[Start of section]
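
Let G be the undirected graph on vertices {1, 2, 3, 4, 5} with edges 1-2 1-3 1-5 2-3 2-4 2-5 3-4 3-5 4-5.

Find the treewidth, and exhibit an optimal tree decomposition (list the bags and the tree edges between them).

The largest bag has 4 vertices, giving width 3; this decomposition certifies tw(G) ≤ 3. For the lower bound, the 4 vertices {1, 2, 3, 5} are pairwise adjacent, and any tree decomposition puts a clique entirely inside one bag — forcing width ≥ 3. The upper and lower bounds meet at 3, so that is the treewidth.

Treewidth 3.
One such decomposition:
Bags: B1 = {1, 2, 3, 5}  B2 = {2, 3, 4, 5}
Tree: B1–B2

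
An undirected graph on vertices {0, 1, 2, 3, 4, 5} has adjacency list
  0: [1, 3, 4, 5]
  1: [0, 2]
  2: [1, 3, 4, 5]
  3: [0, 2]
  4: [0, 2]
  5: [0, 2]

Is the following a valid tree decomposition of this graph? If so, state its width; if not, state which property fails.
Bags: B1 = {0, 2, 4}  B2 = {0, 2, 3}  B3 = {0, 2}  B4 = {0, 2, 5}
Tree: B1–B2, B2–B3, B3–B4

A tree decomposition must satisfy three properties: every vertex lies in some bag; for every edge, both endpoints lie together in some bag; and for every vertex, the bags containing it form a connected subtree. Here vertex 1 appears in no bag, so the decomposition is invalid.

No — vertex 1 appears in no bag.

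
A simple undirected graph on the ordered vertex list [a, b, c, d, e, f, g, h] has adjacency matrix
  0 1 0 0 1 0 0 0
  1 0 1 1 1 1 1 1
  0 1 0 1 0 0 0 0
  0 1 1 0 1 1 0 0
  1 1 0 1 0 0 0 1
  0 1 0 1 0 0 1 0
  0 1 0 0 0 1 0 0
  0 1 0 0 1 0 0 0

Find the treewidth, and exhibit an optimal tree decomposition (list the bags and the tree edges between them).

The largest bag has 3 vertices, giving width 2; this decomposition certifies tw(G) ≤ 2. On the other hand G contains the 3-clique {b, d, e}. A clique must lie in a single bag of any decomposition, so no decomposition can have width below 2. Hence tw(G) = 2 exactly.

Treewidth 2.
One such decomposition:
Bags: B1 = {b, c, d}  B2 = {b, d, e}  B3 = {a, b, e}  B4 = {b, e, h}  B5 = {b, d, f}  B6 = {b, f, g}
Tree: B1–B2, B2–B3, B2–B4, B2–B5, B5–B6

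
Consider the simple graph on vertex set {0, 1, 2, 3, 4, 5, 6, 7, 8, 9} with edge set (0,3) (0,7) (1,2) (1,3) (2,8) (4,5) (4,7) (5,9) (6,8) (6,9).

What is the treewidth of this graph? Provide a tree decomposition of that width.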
[End of section]
◆ **Your objective**:
Whatever the entries above contain, reproduce all of them exactly.

◆ **Answer space**:
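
Let G be the undirected graph on vertices {1, 2, 3, 4, 5} with edges 1-2 1-3 1-5 2-3 2-4 2-5 3-4 3-5 4-5.

Find the treewidth, and exhibit an optimal tree decomposition (list the bags and the tree edges between them).

The largest bag has 4 vertices, giving width 3; this decomposition certifies tw(G) ≤ 3. For the lower bound, the 4 vertices {1, 2, 3, 5} are pairwise adjacent, and any tree decomposition puts a clique entirely inside one bag — forcing width ≥ 3. The upper and lower bounds meet at 3, so that is the treewidth.

Treewidth 3.
One such decomposition:
Bags: B1 = {1, 2, 3, 5}  B2 = {2, 3, 4, 5}
Tree: B1–B2

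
An undirected graph on vertices {0, 1, 2, 3, 4, 5} has adjacency list
  0: [1, 3, 4, 5]
  1: [0, 2]
  2: [1, 3, 4, 5]
  3: [0, 2]
  4: [0, 2]
  5: [0, 2]

Is the following a valid tree decomposition of this graph? If so, state its width; if not, state which property fails.
Bags: B1 = {0, 2, 4}  B2 = {0, 2, 3}  B3 = {0, 2}  B4 = {0, 2, 5}
Tree: B1–B2, B2–B3, B3–B4

A tree decomposition must satisfy three properties: every vertex lies in some bag; for every edge, both endpoints lie together in some bag; and for every vertex, the bags containing it form a connected subtree. Here vertex 1 appears in no bag, so the decomposition is invalid.

No — vertex 1 appears in no bag.

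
A simple undirected graph on the ordered vertex list [a, b, c, d, e, f, g, h] has adjacency matrix
  0 1 0 0 1 0 0 0
  1 0 1 1 1 1 1 1
  0 1 0 1 0 0 0 0
  0 1 1 0 1 1 0 0
  1 1 0 1 0 0 0 1
  0 1 0 1 0 0 1 0
  0 1 0 0 0 1 0 0
  0 1 0 0 1 0 0 0

Find the treewidth, and exhibit an optimal tree decomposition (list the bags and the tree edges between them).

The largest bag has 3 vertices, giving width 2; this decomposition certifies tw(G) ≤ 2. On the other hand G contains the 3-clique {b, d, e}. A clique must lie in a single bag of any decomposition, so no decomposition can have width below 2. Hence tw(G) = 2 exactly.

Treewidth 2.
One such decomposition:
Bags: B1 = {b, c, d}  B2 = {b, d, e}  B3 = {a, b, e}  B4 = {b, e, h}  B5 = {b, d, f}  B6 = {b, f, g}
Tree: B1–B2, B2–B3, B2–B4, B2–B5, B5–B6

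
Consider the simple graph on vertex set {0, 1, 2, 3, 4, 5, 6, 7, 8, 9} with edge set (0,3) (0,7) (1,2) (1,3) (2,8) (4,5) (4,7) (5,9) (6,8) (6,9).

What is the treewidth of this graph? Provide a tree decomposition of that width.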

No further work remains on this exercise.